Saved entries
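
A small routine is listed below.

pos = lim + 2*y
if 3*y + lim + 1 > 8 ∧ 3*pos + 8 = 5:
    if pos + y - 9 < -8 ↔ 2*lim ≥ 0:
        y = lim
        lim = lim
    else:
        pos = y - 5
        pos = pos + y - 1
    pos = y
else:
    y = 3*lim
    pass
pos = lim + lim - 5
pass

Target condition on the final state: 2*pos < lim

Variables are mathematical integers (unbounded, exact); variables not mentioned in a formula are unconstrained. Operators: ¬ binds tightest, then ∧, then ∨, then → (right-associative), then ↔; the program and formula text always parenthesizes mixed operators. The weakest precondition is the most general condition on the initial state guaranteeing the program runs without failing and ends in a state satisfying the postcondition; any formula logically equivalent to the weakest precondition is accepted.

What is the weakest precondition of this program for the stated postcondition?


Working backward. After the program, 2*pos < lim must hold.
Before skip: 2*pos < lim
Before pos := lim + lim - 5: 3*lim < 10
Then branch requires ((pos + y < 1 ↔ 2*lim ≥ 0) → 3*lim < 10) ∧ ((¬(pos + y < 1 ↔ 2*lim ≥ 0)) → 3*lim < 10); else branch requires 3*lim < 10.
Before the if: ((lim + 3*y > 7 ∧ 3*pos = -3) → (((pos + y < 1 ↔ 2*lim ≥ 0) → 3*lim < 10) ∧ ((¬(pos + y < 1 ↔ 2*lim ≥ 0)) → 3*lim < 10))) ∧ ((¬(lim + 3*y > 7 ∧ 3*pos = -3)) → 3*lim < 10)
Before pos := lim + 2*y: ((lim + 3*y > 7 ∧ 3*lim + 6*y = -3) → (((lim + 3*y < 1 ↔ 2*lim ≥ 0) → 3*lim < 10) ∧ ((¬(lim + 3*y < 1 ↔ 2*lim ≥ 0)) → 3*lim < 10))) ∧ ((¬(lim + 3*y > 7 ∧ 3*lim + 6*y = -3)) → 3*lim < 10)
Answer: WP = ((lim + 3*y > 7 ∧ 3*lim + 6*y = -3) → (((lim + 3*y < 1 ↔ 2*lim ≥ 0) → 3*lim < 10) ∧ ((¬(lim + 3*y < 1 ↔ 2*lim ≥ 0)) → 3*lim < 10))) ∧ ((¬(lim + 3*y > 7 ∧ 3*lim + 6*y = -3)) → 3*lim < 10)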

▸ **TASK OBJECTIVE**: Each line above from the one with "if 3*y + lim" up to and including the one with "Variables are mathematical" must be set down exactly, and no line outside that span may appear.

▸ **SOLUTION**:
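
if 3*y + lim + 1 > 8 ∧ 3*pos + 8 = 5:
    if pos + y - 9 < -8 ↔ 2*lim ≥ 0:
        y = lim
        lim = lim
    else:
        pos = y - 5
        pos = pos + y - 1
    pos = y
else:
    y = 3*lim
    pass
pos = lim + lim - 5
pass

Target condition on the final state: 2*pos < lim

Variables are mathematical integers (unbounded, exact); variables not mentioned in a formula are unconstrained. Operators: ¬ binds tightest, then ∧, then ∨, then → (right-associative), then ↔; the program and formula text always parenthesizes mixed operators. The weakest precondition is the most general condition on the initial state guaranteeing the program runs without failing and ends in a state satisfying the postcondition; any formula logically equivalent to the weakest precondition is accepted.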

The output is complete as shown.